→ WHAT TO WORK ON
Give the line with "An SRS with" again, along with every line below it to the end of the records, word for word.

DATA EXTRACT Block Start

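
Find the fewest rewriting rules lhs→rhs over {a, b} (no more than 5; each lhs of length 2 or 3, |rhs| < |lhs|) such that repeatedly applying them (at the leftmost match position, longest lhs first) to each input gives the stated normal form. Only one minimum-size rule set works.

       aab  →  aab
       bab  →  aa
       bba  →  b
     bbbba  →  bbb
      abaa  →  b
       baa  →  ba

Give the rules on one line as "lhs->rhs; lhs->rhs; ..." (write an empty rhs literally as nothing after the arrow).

  | aab
  | bab => aa
  | bba => b
  | bbbba => bbb

aba->bb; baa->ba; bab->aa; bba->b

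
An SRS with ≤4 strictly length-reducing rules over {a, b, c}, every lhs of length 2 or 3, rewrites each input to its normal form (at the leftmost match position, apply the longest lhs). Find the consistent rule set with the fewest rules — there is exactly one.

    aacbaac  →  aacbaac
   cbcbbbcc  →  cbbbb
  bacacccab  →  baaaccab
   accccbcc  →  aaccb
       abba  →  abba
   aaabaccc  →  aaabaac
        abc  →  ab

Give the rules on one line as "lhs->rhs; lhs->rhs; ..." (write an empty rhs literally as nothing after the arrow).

bc->b; cac->aa; ccc->ac

  | aacbaac
  | cbcbbbcc => cbbbbcc => cbbbbc => cbbbb
  | bacacccab => baaaccab
  | accccbcc => aaccbcc => aaccbc => aaccb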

DATA EXTRACT Block End

→ RESPONSE TO THIS TASK
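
An SRS with ≤4 strictly length-reducing rules over {a, b, c}, every lhs of length 2 or 3, rewrites each input to its normal form (at the leftmost match position, apply the longest lhs). Find the consistent rule set with the fewest rules — there is exactly one.

    aacbaac  →  aacbaac
   cbcbbbcc  →  cbbbb
  bacacccab  →  baaaccab
   accccbcc  →  aaccb
       abba  →  abba
   aaabaccc  →  aaabaac
        abc  →  ab

Give the rules on one line as "lhs->rhs; lhs->rhs; ..." (write an empty rhs literally as nothing after the arrow).

bc->b; cac->aa; ccc->ac

  | aacbaac
  | cbcbbbcc => cbbbbcc => cbbbbc => cbbbb
  | bacacccab => baaaccab
  | accccbcc => aaccbcc => aaccbc => aaccb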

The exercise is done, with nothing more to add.